Extract all lines that hold "Find" from the records below.

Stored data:
---

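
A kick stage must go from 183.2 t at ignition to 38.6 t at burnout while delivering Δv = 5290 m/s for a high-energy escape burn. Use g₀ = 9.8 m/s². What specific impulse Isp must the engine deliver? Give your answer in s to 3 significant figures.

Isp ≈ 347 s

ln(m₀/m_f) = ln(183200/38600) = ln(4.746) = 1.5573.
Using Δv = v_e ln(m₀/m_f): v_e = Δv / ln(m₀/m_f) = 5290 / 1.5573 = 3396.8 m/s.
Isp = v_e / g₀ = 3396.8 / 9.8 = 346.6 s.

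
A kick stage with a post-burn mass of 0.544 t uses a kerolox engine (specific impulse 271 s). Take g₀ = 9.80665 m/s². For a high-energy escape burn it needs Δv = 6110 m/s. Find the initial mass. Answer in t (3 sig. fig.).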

---

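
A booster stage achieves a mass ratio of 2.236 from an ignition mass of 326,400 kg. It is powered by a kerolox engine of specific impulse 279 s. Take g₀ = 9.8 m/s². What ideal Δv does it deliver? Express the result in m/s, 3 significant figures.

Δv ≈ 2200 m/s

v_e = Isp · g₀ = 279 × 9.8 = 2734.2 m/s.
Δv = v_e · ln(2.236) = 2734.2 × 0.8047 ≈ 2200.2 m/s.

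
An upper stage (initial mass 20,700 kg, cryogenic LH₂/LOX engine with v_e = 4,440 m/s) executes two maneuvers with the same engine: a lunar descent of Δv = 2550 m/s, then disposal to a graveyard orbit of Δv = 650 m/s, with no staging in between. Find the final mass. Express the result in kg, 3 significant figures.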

---

◆ **Response to the task**
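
A kick stage with a post-burn mass of 0.544 t uses a kerolox engine (specific impulse 271 s). Take g₀ = 9.80665 m/s². For a high-energy escape burn it needs Δv = 6110 m/s. Find the initial mass. Answer in t (3 sig. fig.).
An upper stage (initial mass 20,700 kg, cryogenic LH₂/LOX engine with v_e = 4,440 m/s) executes two maneuvers with the same engine: a lunar descent of Δv = 2550 m/s, then disposal to a graveyard orbit of Δv = 650 m/s, with no staging in between. Find the final mass. Express the result in kg, 3 significant figures.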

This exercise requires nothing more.